Exercise inputs =
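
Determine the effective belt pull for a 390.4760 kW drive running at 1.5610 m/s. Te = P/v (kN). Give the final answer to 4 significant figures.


Te = P / v = 390.4760 / 1.5610
Te = 250.1 kN


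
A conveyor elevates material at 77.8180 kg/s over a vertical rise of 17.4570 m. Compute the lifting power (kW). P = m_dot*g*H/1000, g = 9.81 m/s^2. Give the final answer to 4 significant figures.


P = 77.8180 * 9.81 * 17.4570 / 1000
P = 13.33 kW


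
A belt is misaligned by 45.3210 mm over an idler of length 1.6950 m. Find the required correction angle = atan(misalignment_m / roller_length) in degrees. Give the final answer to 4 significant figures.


misalign_m = 45.3210 / 1000 = 0.045321 m
angle = atan(0.045321 / 1.6950)
angle = 1.532 deg


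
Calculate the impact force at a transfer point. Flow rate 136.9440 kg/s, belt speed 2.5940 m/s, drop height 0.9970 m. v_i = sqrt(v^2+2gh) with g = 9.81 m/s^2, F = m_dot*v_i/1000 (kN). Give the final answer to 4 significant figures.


v_i = sqrt(2.5940^2 + 2*9.81*0.9970) = 5.12738 m/s
F = 136.9440 * 5.12738 / 1000
F = 0.7022 kN


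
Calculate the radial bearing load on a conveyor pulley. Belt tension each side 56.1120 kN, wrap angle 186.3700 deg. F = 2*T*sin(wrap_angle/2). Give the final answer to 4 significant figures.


F = 2 * 56.1120 * sin(186.3700/2 deg)
F = 112.1 kN


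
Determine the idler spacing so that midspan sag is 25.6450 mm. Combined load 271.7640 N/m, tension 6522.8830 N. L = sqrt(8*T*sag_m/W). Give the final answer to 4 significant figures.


sag = 25.6450/1000 = 0.025645 m
L = sqrt(8 * 6522.8830 * 0.025645 / 271.7640)
L = 2.219 m


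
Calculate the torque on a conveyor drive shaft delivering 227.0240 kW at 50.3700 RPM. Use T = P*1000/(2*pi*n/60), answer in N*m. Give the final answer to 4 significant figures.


omega = 2*pi*50.3700/60 = 5.27473 rad/s
T = 227.0240*1000 / 5.27473
T = 43040 N*m


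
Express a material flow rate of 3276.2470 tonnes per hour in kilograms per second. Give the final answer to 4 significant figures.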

Activity = The required output is the exact run of lines from the one with "A belt is misaligned" through the final line of the entries.

Task output =
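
A belt is misaligned by 45.3210 mm over an idler of length 1.6950 m. Find the required correction angle = atan(misalignment_m / roller_length) in degrees. Give the final answer to 4 significant figures.


misalign_m = 45.3210 / 1000 = 0.045321 m
angle = atan(0.045321 / 1.6950)
angle = 1.532 deg


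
Calculate the impact force at a transfer point. Flow rate 136.9440 kg/s, belt speed 2.5940 m/s, drop height 0.9970 m. v_i = sqrt(v^2+2gh) with g = 9.81 m/s^2, F = m_dot*v_i/1000 (kN). Give the final answer to 4 significant figures.


v_i = sqrt(2.5940^2 + 2*9.81*0.9970) = 5.12738 m/s
F = 136.9440 * 5.12738 / 1000
F = 0.7022 kN


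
Calculate the radial bearing load on a conveyor pulley. Belt tension each side 56.1120 kN, wrap angle 186.3700 deg. F = 2*T*sin(wrap_angle/2). Give the final answer to 4 significant figures.


F = 2 * 56.1120 * sin(186.3700/2 deg)
F = 112.1 kN


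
Determine the idler spacing so that midspan sag is 25.6450 mm. Combined load 271.7640 N/m, tension 6522.8830 N. L = sqrt(8*T*sag_m/W). Give the final answer to 4 significant figures.


sag = 25.6450/1000 = 0.025645 m
L = sqrt(8 * 6522.8830 * 0.025645 / 271.7640)
L = 2.219 m


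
Calculate the torque on a conveyor drive shaft delivering 227.0240 kW at 50.3700 RPM. Use T = P*1000/(2*pi*n/60), answer in N*m. Give the final answer to 4 significant figures.


omega = 2*pi*50.3700/60 = 5.27473 rad/s
T = 227.0240*1000 / 5.27473
T = 43040 N*m


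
Express a material flow rate of 3276.2470 tonnes per hour in kilograms per second. Give the final answer to 4 significant figures.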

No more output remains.